-- EXERCISE DESCRIPTION --
Everything from the first line of the material below through the line containing "a function of n." must be retyped exactly, and nothing past it.

-- INFORMATION SHOWN --

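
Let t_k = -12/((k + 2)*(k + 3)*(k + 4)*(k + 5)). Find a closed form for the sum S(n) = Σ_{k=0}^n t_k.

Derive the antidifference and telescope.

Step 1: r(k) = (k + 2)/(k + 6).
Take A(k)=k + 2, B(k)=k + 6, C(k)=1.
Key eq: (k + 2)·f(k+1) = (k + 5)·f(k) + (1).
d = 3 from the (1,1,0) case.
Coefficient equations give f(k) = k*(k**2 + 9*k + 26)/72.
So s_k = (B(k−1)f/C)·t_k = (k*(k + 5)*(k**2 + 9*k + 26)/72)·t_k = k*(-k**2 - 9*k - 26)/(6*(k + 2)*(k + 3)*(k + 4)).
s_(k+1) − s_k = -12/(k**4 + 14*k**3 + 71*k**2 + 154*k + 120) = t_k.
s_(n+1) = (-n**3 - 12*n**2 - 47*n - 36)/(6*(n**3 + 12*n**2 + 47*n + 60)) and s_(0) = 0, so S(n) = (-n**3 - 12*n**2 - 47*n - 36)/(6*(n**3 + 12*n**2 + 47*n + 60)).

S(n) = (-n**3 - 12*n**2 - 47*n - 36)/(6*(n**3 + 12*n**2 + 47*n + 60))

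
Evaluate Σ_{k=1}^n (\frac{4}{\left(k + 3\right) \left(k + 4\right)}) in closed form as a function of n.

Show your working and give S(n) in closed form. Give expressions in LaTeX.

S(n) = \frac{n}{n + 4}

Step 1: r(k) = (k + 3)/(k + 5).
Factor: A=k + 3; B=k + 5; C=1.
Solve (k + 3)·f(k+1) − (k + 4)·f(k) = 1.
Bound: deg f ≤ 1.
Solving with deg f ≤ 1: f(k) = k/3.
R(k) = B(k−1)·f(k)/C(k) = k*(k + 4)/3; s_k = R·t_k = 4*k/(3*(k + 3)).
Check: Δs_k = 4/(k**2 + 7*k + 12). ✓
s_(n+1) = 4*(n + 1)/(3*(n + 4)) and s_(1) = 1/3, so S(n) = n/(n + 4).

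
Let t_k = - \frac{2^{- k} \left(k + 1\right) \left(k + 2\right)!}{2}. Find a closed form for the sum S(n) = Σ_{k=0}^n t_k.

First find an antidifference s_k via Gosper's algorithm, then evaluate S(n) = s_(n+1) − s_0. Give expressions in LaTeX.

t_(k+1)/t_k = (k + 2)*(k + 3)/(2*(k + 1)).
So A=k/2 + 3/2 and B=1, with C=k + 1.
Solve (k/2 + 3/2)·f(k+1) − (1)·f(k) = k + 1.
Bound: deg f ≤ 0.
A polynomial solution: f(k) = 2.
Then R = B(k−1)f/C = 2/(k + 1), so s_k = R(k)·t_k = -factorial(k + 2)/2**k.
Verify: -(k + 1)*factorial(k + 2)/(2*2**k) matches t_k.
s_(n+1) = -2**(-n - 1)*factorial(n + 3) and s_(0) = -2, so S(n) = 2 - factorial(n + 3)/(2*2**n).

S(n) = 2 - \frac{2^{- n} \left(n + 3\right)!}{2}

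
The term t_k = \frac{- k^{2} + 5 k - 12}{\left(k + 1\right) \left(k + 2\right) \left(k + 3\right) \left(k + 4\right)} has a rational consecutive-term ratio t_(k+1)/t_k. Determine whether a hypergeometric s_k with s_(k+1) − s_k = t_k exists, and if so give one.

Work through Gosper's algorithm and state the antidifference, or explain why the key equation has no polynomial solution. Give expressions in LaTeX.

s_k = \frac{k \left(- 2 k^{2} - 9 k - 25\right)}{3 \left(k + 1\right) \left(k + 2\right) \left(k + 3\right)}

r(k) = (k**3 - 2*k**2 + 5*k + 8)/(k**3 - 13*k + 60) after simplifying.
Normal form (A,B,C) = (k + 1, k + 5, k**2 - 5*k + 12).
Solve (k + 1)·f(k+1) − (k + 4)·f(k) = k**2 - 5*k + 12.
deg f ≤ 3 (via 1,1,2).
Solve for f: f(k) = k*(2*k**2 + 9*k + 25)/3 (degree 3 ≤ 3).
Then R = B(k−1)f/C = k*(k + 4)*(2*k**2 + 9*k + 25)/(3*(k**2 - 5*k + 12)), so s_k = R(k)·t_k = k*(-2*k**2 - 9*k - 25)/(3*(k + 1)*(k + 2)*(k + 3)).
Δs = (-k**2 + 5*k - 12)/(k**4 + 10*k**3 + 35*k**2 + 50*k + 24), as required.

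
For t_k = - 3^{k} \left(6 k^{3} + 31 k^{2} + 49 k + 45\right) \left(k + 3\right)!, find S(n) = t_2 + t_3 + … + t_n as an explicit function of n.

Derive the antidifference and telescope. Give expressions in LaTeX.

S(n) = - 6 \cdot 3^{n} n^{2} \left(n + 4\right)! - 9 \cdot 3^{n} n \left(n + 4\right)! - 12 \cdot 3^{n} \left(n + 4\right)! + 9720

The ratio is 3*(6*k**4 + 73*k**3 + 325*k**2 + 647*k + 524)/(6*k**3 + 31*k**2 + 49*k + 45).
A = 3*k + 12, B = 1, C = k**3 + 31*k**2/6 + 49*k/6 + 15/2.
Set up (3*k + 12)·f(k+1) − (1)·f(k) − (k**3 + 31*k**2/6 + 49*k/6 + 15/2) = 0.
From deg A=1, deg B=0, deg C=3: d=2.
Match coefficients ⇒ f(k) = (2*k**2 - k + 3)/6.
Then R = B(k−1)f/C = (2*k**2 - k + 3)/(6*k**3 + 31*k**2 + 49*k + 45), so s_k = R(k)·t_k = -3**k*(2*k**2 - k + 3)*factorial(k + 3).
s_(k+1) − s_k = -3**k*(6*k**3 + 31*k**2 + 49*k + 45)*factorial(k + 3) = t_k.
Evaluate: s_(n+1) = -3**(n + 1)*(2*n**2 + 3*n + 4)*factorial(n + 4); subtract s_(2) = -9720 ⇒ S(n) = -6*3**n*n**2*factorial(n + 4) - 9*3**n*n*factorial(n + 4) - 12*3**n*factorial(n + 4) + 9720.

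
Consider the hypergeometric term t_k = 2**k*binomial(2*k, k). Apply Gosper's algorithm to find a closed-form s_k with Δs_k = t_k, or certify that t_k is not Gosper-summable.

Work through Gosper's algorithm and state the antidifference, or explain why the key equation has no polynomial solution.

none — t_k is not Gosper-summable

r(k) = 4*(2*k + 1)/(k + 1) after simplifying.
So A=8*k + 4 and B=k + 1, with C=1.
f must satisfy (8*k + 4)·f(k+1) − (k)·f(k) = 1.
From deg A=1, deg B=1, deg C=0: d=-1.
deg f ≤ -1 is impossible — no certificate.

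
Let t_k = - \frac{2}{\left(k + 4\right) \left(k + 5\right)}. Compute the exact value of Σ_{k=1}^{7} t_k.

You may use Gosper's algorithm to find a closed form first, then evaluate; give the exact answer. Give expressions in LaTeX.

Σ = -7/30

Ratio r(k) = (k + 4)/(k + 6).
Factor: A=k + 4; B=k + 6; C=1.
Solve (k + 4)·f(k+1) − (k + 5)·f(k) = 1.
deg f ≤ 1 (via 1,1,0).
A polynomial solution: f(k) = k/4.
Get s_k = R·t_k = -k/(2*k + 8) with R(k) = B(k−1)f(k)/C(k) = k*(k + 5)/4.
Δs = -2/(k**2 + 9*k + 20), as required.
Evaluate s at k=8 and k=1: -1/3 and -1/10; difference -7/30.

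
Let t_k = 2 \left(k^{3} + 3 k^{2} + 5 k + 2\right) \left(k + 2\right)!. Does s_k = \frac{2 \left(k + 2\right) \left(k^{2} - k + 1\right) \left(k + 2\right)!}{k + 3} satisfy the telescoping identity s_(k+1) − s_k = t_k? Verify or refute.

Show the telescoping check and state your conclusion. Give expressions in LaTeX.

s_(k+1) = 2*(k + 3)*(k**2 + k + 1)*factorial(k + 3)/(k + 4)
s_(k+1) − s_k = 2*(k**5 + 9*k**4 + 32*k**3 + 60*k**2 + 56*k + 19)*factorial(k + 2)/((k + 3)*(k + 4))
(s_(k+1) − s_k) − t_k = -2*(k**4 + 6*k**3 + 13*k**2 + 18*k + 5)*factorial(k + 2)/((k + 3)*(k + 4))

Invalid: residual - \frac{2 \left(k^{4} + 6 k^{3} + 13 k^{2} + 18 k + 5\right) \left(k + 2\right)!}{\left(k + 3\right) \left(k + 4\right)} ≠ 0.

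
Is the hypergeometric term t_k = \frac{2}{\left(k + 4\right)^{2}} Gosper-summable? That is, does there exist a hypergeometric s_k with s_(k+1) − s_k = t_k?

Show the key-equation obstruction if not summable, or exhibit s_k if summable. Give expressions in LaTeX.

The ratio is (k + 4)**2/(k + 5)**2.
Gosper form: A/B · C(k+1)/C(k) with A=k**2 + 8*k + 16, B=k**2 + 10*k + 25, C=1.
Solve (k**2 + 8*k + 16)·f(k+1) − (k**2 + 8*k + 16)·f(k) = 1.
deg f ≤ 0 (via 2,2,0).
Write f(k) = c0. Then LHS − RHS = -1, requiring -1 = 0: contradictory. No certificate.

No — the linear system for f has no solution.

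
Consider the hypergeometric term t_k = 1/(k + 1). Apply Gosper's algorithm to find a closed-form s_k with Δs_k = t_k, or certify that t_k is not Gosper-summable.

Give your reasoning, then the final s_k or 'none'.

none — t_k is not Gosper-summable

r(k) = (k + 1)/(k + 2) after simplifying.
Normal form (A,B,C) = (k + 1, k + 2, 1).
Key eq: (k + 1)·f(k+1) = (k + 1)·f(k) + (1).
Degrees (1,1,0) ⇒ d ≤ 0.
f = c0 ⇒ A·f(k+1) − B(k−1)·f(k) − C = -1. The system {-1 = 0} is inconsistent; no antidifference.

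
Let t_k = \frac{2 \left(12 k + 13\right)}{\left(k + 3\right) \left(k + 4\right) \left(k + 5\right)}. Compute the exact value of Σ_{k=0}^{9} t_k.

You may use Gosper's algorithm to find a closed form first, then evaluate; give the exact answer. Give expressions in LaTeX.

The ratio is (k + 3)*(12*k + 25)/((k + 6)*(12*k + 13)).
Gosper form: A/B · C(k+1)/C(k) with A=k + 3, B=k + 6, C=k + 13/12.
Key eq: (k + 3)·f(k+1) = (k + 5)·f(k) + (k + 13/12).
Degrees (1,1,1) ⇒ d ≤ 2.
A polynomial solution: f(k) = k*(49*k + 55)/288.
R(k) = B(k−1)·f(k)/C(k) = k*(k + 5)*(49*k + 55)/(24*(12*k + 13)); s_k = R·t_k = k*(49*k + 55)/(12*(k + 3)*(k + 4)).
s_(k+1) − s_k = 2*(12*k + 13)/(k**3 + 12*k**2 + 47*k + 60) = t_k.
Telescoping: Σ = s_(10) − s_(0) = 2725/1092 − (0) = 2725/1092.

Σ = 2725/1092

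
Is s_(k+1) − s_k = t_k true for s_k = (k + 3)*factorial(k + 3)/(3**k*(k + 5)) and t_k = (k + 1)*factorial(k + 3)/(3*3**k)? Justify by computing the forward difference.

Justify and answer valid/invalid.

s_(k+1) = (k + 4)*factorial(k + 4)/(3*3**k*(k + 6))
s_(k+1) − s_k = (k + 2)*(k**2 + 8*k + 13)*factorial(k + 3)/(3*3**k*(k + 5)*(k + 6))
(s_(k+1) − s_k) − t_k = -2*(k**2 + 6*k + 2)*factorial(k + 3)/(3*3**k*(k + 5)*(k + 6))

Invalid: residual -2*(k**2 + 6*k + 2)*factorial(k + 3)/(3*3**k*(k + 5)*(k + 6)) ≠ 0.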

-- ANSWER FOR THE TASK --
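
Let t_k = -12/((k + 2)*(k + 3)*(k + 4)*(k + 5)). Find a closed form for the sum S(n) = Σ_{k=0}^n t_k.

Derive the antidifference and telescope.

Step 1: r(k) = (k + 2)/(k + 6).
Take A(k)=k + 2, B(k)=k + 6, C(k)=1.
Key eq: (k + 2)·f(k+1) = (k + 5)·f(k) + (1).
d = 3 from the (1,1,0) case.
Coefficient equations give f(k) = k*(k**2 + 9*k + 26)/72.
So s_k = (B(k−1)f/C)·t_k = (k*(k + 5)*(k**2 + 9*k + 26)/72)·t_k = k*(-k**2 - 9*k - 26)/(6*(k + 2)*(k + 3)*(k + 4)).
s_(k+1) − s_k = -12/(k**4 + 14*k**3 + 71*k**2 + 154*k + 120) = t_k.
s_(n+1) = (-n**3 - 12*n**2 - 47*n - 36)/(6*(n**3 + 12*n**2 + 47*n + 60)) and s_(0) = 0, so S(n) = (-n**3 - 12*n**2 - 47*n - 36)/(6*(n**3 + 12*n**2 + 47*n + 60)).

S(n) = (-n**3 - 12*n**2 - 47*n - 36)/(6*(n**3 + 12*n**2 + 47*n + 60))

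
Evaluate Σ_{k=1}^n (\frac{4}{\left(k + 3\right) \left(k + 4\right)}) in closed form as a function of n.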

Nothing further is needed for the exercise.